Collected data
==========

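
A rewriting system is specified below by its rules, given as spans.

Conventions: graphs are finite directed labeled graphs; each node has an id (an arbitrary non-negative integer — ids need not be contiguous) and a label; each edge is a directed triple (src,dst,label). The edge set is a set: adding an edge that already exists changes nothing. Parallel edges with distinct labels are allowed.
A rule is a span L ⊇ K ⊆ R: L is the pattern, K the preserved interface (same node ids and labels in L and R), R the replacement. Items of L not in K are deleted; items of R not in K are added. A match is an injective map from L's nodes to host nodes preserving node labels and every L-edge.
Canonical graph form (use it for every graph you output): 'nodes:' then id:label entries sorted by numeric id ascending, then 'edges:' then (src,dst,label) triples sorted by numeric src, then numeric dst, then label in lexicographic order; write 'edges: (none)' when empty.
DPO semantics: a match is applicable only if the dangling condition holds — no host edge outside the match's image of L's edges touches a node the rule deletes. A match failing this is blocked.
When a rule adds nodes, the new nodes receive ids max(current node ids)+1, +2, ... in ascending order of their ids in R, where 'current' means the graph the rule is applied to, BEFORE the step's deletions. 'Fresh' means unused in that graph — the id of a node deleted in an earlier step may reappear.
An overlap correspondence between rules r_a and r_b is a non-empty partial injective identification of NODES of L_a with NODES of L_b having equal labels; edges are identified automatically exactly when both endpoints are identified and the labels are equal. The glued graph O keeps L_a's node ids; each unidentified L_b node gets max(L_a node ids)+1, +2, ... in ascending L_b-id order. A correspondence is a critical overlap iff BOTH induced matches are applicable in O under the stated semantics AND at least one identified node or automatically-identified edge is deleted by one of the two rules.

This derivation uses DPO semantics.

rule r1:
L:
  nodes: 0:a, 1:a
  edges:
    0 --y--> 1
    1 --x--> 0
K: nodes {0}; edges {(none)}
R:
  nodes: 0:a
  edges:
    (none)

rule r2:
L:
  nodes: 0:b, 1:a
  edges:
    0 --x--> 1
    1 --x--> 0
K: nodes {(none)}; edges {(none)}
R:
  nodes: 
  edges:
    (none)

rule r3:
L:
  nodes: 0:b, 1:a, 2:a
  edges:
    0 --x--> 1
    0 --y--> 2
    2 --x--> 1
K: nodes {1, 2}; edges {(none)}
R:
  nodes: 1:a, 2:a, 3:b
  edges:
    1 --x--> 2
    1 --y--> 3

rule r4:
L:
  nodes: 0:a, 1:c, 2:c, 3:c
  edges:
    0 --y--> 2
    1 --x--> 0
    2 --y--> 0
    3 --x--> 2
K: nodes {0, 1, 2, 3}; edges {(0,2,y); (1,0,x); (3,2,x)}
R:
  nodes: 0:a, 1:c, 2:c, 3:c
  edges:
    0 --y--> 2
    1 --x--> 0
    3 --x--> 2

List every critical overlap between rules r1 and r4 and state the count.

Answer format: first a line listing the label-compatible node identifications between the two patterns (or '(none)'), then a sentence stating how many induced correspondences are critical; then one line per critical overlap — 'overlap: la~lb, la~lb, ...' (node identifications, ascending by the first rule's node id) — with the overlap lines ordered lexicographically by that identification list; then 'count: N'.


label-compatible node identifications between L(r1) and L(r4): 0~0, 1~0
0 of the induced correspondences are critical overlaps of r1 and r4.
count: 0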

==========

▶ [ACTION ITEM]
All lines in the records with the string "host" should be copied out.

▶ [SOLUTION]
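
A rule is a span L ⊇ K ⊆ R: L is the pattern, K the preserved interface (same node ids and labels in L and R), R the replacement. Items of L not in K are deleted; items of R not in K are added. A match is an injective map from L's nodes to host nodes preserving node labels and every L-edge.
DPO semantics: a match is applicable only if the dangling condition holds — no host edge outside the match's image of L's edges touches a node the rule deletes. A match failing this is blocked.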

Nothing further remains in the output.